* **Task brief**: If a line of the records holds the word "What", copy it out.
######
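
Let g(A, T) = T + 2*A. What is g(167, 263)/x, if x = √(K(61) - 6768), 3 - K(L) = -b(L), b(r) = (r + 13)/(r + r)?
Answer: -597*I*√6292577/206314 ≈ -7.2587*I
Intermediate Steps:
b(r) = (13 + r)/(2*r) (b(r) = (13 + r)/((2*r)) = (13 + r)*(1/(2*r)) = (13 + r)/(2*r))
K(L) = 3 + (13 + L)/(2*L) (K(L) = 3 - (-1)*(13 + L)/(2*L) = 3 + (13 + L)/(2*L))
x = 2*I*√6292577/61 (x = √((½)*(13 + 7*61)/61 - 6768) = √((½)*(1/61)*(13 + 427) - 6768) = √((½)*(1/61)*440 - 6768) = √(220/61 - 6768) = √(-412628/61) = 2*I*√6292577/61 ≈ 82.246*I)
g(167, 263)/x = (263 + 2*167)/((2*I*√6292577/61)) = (263 + 334)*(-I*√6292577/206314) = 597*(-I*√6292577/206314) = -597*I*√6292577/206314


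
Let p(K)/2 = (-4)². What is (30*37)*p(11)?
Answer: 35520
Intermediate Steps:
p(K) = 32 (p(K) = 2*(-4)² = 2*16 = 32)
(30*37)*p(11) = (30*37)*32 = 1110*32 = 35520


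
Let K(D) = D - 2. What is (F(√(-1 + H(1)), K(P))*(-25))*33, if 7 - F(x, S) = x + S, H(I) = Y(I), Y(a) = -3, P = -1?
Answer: -8250 + 1650*I ≈ -8250.0 + 1650.0*I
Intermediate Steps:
H(I) = -3
K(D) = -2 + D
F(x, S) = 7 - S - x (F(x, S) = 7 - (x + S) = 7 - (S + x) = 7 + (-S - x) = 7 - S - x)
(F(√(-1 + H(1)), K(P))*(-25))*33 = ((7 - (-2 - 1) - √(-1 - 3))*(-25))*33 = ((7 - 1*(-3) - √(-4))*(-25))*33 = ((7 + 3 - 2*I)*(-25))*33 = ((10 - 2*I)*(-25))*33 = (-250 + 50*I)*33 = -8250 + 1650*I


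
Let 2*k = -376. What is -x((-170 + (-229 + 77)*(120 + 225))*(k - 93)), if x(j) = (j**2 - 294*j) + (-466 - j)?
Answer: -218544850121684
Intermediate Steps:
k = -188 (k = (1/2)*(-376) = -188)
x(j) = -466 + j**2 - 295*j
-x((-170 + (-229 + 77)*(120 + 225))*(k - 93)) = -(-466 + ((-170 + (-229 + 77)*(120 + 225))*(-188 - 93))**2 - 295*(-170 + (-229 + 77)*(120 + 225))*(-188 - 93)) = -(-466 + ((-170 - 152*345)*(-281))**2 - 295*(-170 - 152*345)*(-281)) = -(-466 + ((-170 - 52440)*(-281))**2 - 295*(-170 - 52440)*(-281)) = -(-466 + (-52610*(-281))**2 - (-15519950)*(-281)) = -(-466 + 14783410**2 - 295*14783410) = -(-466 + 218549211228100 - 4361105950) = -1*218544850121684 = -218544850121684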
######
* **Reply**:
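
Let g(A, T) = T + 2*A. What is g(167, 263)/x, if x = √(K(61) - 6768), 3 - K(L) = -b(L), b(r) = (r + 13)/(r + r)?
Let p(K)/2 = (-4)². What is (30*37)*p(11)?
Let K(D) = D - 2. What is (F(√(-1 + H(1)), K(P))*(-25))*33, if 7 - F(x, S) = x + S, H(I) = Y(I), Y(a) = -3, P = -1?
Let 2*k = -376. What is -x((-170 + (-229 + 77)*(120 + 225))*(k - 93)), if x(j) = (j**2 - 294*j) + (-466 - j)?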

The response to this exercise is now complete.